▸ Problem description
From top to bottom, restate the entries below word for word.

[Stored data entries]

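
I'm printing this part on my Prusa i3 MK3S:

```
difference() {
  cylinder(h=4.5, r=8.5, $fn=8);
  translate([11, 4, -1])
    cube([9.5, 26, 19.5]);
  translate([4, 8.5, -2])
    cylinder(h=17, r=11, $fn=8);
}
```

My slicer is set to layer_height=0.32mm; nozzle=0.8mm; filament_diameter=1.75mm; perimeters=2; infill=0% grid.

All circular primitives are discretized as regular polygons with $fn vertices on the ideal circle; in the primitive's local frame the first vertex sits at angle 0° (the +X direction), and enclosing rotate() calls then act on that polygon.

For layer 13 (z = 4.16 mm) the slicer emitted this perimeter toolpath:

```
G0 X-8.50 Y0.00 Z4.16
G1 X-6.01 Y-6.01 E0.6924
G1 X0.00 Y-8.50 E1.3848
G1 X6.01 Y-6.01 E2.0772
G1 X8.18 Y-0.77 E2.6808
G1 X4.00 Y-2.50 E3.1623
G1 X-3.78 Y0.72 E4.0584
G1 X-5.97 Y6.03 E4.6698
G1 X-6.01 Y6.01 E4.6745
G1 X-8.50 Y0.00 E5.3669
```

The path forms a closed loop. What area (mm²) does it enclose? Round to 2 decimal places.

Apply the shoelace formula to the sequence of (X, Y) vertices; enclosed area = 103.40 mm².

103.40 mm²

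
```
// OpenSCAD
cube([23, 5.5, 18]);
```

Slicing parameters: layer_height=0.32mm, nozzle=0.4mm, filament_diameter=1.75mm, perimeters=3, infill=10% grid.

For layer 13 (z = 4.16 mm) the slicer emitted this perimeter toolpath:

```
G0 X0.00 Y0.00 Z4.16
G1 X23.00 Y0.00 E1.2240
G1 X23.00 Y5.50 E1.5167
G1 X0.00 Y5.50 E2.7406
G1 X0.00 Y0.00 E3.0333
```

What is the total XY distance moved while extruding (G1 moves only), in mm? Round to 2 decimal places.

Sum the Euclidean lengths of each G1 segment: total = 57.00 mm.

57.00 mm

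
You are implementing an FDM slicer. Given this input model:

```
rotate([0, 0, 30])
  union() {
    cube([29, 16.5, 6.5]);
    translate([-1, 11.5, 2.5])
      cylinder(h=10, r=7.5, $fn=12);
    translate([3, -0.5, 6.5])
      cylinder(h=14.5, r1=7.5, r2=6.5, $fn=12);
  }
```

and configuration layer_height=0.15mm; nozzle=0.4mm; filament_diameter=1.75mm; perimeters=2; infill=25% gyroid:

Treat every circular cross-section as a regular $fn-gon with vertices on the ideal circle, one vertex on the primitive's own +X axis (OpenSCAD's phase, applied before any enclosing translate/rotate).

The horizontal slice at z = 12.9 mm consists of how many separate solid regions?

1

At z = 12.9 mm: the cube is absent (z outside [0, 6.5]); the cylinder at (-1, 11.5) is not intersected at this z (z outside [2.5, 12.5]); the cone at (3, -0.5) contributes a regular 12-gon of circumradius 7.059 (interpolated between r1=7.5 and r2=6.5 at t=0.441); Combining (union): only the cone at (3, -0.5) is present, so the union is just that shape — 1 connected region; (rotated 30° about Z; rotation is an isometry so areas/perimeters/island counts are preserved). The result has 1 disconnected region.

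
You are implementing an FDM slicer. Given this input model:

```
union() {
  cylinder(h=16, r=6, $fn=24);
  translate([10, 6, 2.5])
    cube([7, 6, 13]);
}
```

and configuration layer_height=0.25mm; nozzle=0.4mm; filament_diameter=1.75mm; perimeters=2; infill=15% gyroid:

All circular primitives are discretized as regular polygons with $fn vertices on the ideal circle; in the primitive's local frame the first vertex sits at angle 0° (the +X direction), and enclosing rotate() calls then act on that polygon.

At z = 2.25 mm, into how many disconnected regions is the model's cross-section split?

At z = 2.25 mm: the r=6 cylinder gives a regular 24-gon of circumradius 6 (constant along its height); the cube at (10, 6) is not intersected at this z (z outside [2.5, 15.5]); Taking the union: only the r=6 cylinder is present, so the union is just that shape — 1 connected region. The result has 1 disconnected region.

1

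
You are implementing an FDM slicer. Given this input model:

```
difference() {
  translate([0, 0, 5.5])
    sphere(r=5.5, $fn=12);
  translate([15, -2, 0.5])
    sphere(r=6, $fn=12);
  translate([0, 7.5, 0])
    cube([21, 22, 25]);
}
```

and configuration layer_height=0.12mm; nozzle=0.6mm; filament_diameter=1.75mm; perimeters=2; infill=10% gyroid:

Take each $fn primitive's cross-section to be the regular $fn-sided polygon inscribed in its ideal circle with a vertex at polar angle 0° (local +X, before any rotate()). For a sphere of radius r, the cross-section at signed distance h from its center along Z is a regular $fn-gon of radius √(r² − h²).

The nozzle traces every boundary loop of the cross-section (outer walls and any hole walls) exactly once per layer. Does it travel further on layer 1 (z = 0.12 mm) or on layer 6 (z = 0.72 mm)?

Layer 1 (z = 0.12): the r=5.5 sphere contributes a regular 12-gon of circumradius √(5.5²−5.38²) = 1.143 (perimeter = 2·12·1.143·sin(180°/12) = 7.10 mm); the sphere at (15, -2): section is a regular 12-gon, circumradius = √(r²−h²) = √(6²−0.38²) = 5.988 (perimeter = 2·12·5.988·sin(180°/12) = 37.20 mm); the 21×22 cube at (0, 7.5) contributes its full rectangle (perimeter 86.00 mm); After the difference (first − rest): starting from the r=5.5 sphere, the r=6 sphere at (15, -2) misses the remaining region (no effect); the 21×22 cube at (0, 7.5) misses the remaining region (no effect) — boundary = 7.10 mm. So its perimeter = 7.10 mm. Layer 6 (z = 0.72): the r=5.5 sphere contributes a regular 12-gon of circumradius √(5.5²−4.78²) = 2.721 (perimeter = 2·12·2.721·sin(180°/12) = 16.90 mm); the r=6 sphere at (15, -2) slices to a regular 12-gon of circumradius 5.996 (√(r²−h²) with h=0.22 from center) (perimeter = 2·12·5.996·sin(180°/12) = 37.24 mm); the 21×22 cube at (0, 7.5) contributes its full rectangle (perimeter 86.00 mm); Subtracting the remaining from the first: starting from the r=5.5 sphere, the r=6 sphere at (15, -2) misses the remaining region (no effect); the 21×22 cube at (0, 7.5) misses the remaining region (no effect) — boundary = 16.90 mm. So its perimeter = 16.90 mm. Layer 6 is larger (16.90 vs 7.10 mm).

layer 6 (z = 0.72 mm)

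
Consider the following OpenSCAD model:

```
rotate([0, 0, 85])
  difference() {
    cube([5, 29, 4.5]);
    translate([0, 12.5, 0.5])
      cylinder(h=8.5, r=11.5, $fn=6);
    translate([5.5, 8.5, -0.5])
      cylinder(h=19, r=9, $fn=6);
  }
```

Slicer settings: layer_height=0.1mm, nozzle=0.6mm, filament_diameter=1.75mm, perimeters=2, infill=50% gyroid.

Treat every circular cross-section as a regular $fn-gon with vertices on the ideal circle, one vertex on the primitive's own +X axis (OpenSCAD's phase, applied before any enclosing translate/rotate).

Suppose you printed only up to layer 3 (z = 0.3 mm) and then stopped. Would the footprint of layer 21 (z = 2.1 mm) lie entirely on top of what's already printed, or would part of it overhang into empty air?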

▸ Response for this exercise
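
I'm printing this part on my Prusa i3 MK3S:

```
difference() {
  cylinder(h=4.5, r=8.5, $fn=8);
  translate([11, 4, -1])
    cube([9.5, 26, 19.5]);
  translate([4, 8.5, -2])
    cylinder(h=17, r=11, $fn=8);
}
```

My slicer is set to layer_height=0.32mm; nozzle=0.8mm; filament_diameter=1.75mm; perimeters=2; infill=0% grid.

All circular primitives are discretized as regular polygons with $fn vertices on the ideal circle; in the primitive's local frame the first vertex sits at angle 0° (the +X direction), and enclosing rotate() calls then act on that polygon.

For layer 13 (z = 4.16 mm) the slicer emitted this perimeter toolpath:

```
G0 X-8.50 Y0.00 Z4.16
G1 X-6.01 Y-6.01 E0.6924
G1 X0.00 Y-8.50 E1.3848
G1 X6.01 Y-6.01 E2.0772
G1 X8.18 Y-0.77 E2.6808
G1 X4.00 Y-2.50 E3.1623
G1 X-3.78 Y0.72 E4.0584
G1 X-5.97 Y6.03 E4.6698
G1 X-6.01 Y6.01 E4.6745
G1 X-8.50 Y0.00 E5.3669
```

The path forms a closed loop. What area (mm²) does it enclose? Round to 2 decimal places.

Apply the shoelace formula to the sequence of (X, Y) vertices; enclosed area = 103.40 mm².

103.40 mm²

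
```
// OpenSCAD
cube([23, 5.5, 18]);
```

Slicing parameters: layer_height=0.32mm, nozzle=0.4mm, filament_diameter=1.75mm, perimeters=3, infill=10% grid.

For layer 13 (z = 4.16 mm) the slicer emitted this perimeter toolpath:

```
G0 X0.00 Y0.00 Z4.16
G1 X23.00 Y0.00 E1.2240
G1 X23.00 Y5.50 E1.5167
G1 X0.00 Y5.50 E2.7406
G1 X0.00 Y0.00 E3.0333
```

What is the total XY distance moved while extruding (G1 moves only), in mm? Round to 2 decimal places.

Sum the Euclidean lengths of each G1 segment: total = 57.00 mm.

57.00 mm

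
You are implementing an FDM slicer. Given this input model:

```
rotate([0, 0, 30])
  union() {
    cube([29, 16.5, 6.5]);
    translate([-1, 11.5, 2.5])
      cylinder(h=10, r=7.5, $fn=12);
    translate([3, -0.5, 6.5])
      cylinder(h=14.5, r1=7.5, r2=6.5, $fn=12);
  }
```

and configuration layer_height=0.15mm; nozzle=0.4mm; filament_diameter=1.75mm; perimeters=2; infill=25% gyroid:

Treat every circular cross-section as a regular $fn-gon with vertices on the ideal circle, one vertex on the primitive's own +X axis (OpenSCAD's phase, applied before any enclosing translate/rotate).

The horizontal slice at z = 12.9 mm consists of how many separate solid regions?

1

At z = 12.9 mm: the cube is absent (z outside [0, 6.5]); the cylinder at (-1, 11.5) is not intersected at this z (z outside [2.5, 12.5]); the cone at (3, -0.5) contributes a regular 12-gon of circumradius 7.059 (interpolated between r1=7.5 and r2=6.5 at t=0.441); Combining (union): only the cone at (3, -0.5) is present, so the union is just that shape — 1 connected region; (rotated 30° about Z; rotation is an isometry so areas/perimeters/island counts are preserved). The result has 1 disconnected region.

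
You are implementing an FDM slicer. Given this input model:

```
union() {
  cylinder(h=16, r=6, $fn=24);
  translate([10, 6, 2.5])
    cube([7, 6, 13]);
}
```

and configuration layer_height=0.25mm; nozzle=0.4mm; filament_diameter=1.75mm; perimeters=2; infill=15% gyroid:

All circular primitives are discretized as regular polygons with $fn vertices on the ideal circle; in the primitive's local frame the first vertex sits at angle 0° (the +X direction), and enclosing rotate() calls then act on that polygon.

At z = 2.25 mm, into how many disconnected regions is the model's cross-section split?

At z = 2.25 mm: the r=6 cylinder gives a regular 24-gon of circumradius 6 (constant along its height); the cube at (10, 6) is not intersected at this z (z outside [2.5, 15.5]); Taking the union: only the r=6 cylinder is present, so the union is just that shape — 1 connected region. The result has 1 disconnected region.

1

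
You are implementing an FDM slicer. Given this input model:

```
difference() {
  translate([0, 0, 5.5])
    sphere(r=5.5, $fn=12);
  translate([15, -2, 0.5])
    sphere(r=6, $fn=12);
  translate([0, 7.5, 0])
    cube([21, 22, 25]);
}
```

and configuration layer_height=0.12mm; nozzle=0.6mm; filament_diameter=1.75mm; perimeters=2; infill=10% gyroid:

Take each $fn primitive's cross-section to be the regular $fn-sided polygon inscribed in its ideal circle with a vertex at polar angle 0° (local +X, before any rotate()). For a sphere of radius r, the cross-section at signed distance h from its center along Z is a regular $fn-gon of radius √(r² − h²).

The nozzle traces every boundary loop of the cross-section (outer walls and any hole walls) exactly once per layer. Does it travel further on layer 1 (z = 0.12 mm) or on layer 6 (z = 0.72 mm)?

Layer 1 (z = 0.12): the r=5.5 sphere contributes a regular 12-gon of circumradius √(5.5²−5.38²) = 1.143 (perimeter = 2·12·1.143·sin(180°/12) = 7.10 mm); the sphere at (15, -2): section is a regular 12-gon, circumradius = √(r²−h²) = √(6²−0.38²) = 5.988 (perimeter = 2·12·5.988·sin(180°/12) = 37.20 mm); the 21×22 cube at (0, 7.5) contributes its full rectangle (perimeter 86.00 mm); After the difference (first − rest): starting from the r=5.5 sphere, the r=6 sphere at (15, -2) misses the remaining region (no effect); the 21×22 cube at (0, 7.5) misses the remaining region (no effect) — boundary = 7.10 mm. So its perimeter = 7.10 mm. Layer 6 (z = 0.72): the r=5.5 sphere contributes a regular 12-gon of circumradius √(5.5²−4.78²) = 2.721 (perimeter = 2·12·2.721·sin(180°/12) = 16.90 mm); the r=6 sphere at (15, -2) slices to a regular 12-gon of circumradius 5.996 (√(r²−h²) with h=0.22 from center) (perimeter = 2·12·5.996·sin(180°/12) = 37.24 mm); the 21×22 cube at (0, 7.5) contributes its full rectangle (perimeter 86.00 mm); Subtracting the remaining from the first: starting from the r=5.5 sphere, the r=6 sphere at (15, -2) misses the remaining region (no effect); the 21×22 cube at (0, 7.5) misses the remaining region (no effect) — boundary = 16.90 mm. So its perimeter = 16.90 mm. Layer 6 is larger (16.90 vs 7.10 mm).

layer 6 (z = 0.72 mm)

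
Consider the following OpenSCAD model:

```
rotate([0, 0, 85])
  difference() {
    cube([5, 29, 4.5]);
    translate([0, 12.5, 0.5])
      cylinder(h=8.5, r=11.5, $fn=6);
    translate([5.5, 8.5, -0.5])
      cylinder(h=19, r=9, $fn=6);
  }
```

Slicer settings: layer_height=0.1mm, nozzle=0.6mm, filament_diameter=1.75mm, perimeters=2, infill=50% gyroid.

Treat every circular cross-section as a regular $fn-gon with vertices on the ideal circle, one vertex on the primitive's own +X axis (OpenSCAD's phase, applied before any enclosing translate/rotate).

Suppose you printed only up to layer 3 (z = 0.3 mm) and then stopped. Would the footprint of layer 21 (z = 2.1 mm) lie entirely on top of what's already printed, or would part of it overhang into empty air?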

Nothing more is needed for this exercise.